== TASK GOAL ==
Your answer should repeat the listing in full, with no line missing or altered.

━━━━━ INFORMATION SHOWN

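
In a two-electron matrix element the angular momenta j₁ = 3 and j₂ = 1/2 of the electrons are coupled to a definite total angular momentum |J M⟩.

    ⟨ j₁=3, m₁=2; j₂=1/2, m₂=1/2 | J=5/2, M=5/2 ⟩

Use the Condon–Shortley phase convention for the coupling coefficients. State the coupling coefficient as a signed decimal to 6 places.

triangle: 1!·5!·0!/7! = 120/5040
(j±m)!: 5!·1!·1!·0!·5!·0! = 14400
prefactor² = (2J+1)·Δ·N² = 14400/7
  k=1: −1/(1!·0!·0!·0!·5!·0!) = -1/120
Σ = -1/120  ⇒  CG² = 14400/7·(-1/120)² = 1/7
CG = −√(1/7) = -0.377964

-0.377964  (= −√(1/7))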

━━━━━━━━━━

== TASK OUTPUT ==
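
In a two-electron matrix element the angular momenta j₁ = 3 and j₂ = 1/2 of the electrons are coupled to a definite total angular momentum |J M⟩.

    ⟨ j₁=3, m₁=2; j₂=1/2, m₂=1/2 | J=5/2, M=5/2 ⟩

Use the Condon–Shortley phase convention for the coupling coefficients. State the coupling coefficient as a signed decimal to 6 places.

triangle: 1!·5!·0!/7! = 120/5040
(j±m)!: 5!·1!·1!·0!·5!·0! = 14400
prefactor² = (2J+1)·Δ·N² = 14400/7
  k=1: −1/(1!·0!·0!·0!·5!·0!) = -1/120
Σ = -1/120  ⇒  CG² = 14400/7·(-1/120)² = 1/7
CG = −√(1/7) = -0.377964

-0.377964  (= −√(1/7))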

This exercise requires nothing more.